THE TASK
Repeat the entries exactly, keeping every line as it is.

INPUT RECORDS
▼

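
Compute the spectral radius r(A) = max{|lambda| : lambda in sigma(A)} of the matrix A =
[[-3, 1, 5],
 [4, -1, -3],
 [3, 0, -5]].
r(A) ≈ 8.3646

The eigenvalues of A are the roots of its characteristic polynomial. With M = A (coefficients from the trace, the sum of principal 2x2 minors, and det A):
  p(λ) = det(λ I - M) = λ^3 + 9λ^2 + 4λ - 11.
No integer candidate from the rational root theorem (±divisors of 11) is a root, so the roots are irrational. The cubic discriminant is Δ = 22721 > 0, so there are three distinct real roots. p(-9) = -47 and p(-8) = 21 have opposite signs, so a root lies in (-9, -8); Newton's method refines it to λ ≈ -8.3646. p(-2) = 9 and p(-1) = -7 have opposite signs, so a root lies in (-2, -1); Newton's method refines it to λ ≈ -1.5077. p(0) = -11 and p(1) = 3 have opposite signs, so a root lies in (0, 1); Newton's method refines it to λ ≈ 0.8722. Check (Vieta): the three roots sum to -9, matching tr M = -9.
Thus the eigenvalues (to 4 decimals) are -8.3646 (modulus 8.3646); -1.5077 (modulus 1.5077); 0.8722 (modulus 0.8722). The spectral radius is the largest modulus: r(A) ≈ 8.3646. (Cross-check: r(A) ≤ ||A||_2 ≈ 9.5695; equality holds whenever A is normal, though it can also hold for some non-normal A.)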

▲

THE COMPLETED TASK
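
Compute the spectral radius r(A) = max{|lambda| : lambda in sigma(A)} of the matrix A =
[[-3, 1, 5],
 [4, -1, -3],
 [3, 0, -5]].
r(A) ≈ 8.3646

The eigenvalues of A are the roots of its characteristic polynomial. With M = A (coefficients from the trace, the sum of principal 2x2 minors, and det A):
  p(λ) = det(λ I - M) = λ^3 + 9λ^2 + 4λ - 11.
No integer candidate from the rational root theorem (±divisors of 11) is a root, so the roots are irrational. The cubic discriminant is Δ = 22721 > 0, so there are three distinct real roots. p(-9) = -47 and p(-8) = 21 have opposite signs, so a root lies in (-9, -8); Newton's method refines it to λ ≈ -8.3646. p(-2) = 9 and p(-1) = -7 have opposite signs, so a root lies in (-2, -1); Newton's method refines it to λ ≈ -1.5077. p(0) = -11 and p(1) = 3 have opposite signs, so a root lies in (0, 1); Newton's method refines it to λ ≈ 0.8722. Check (Vieta): the three roots sum to -9, matching tr M = -9.
Thus the eigenvalues (to 4 decimals) are -8.3646 (modulus 8.3646); -1.5077 (modulus 1.5077); 0.8722 (modulus 0.8722). The spectral radius is the largest modulus: r(A) ≈ 8.3646. (Cross-check: r(A) ≤ ||A||_2 ≈ 9.5695; equality holds whenever A is normal, though it can also hold for some non-normal A.)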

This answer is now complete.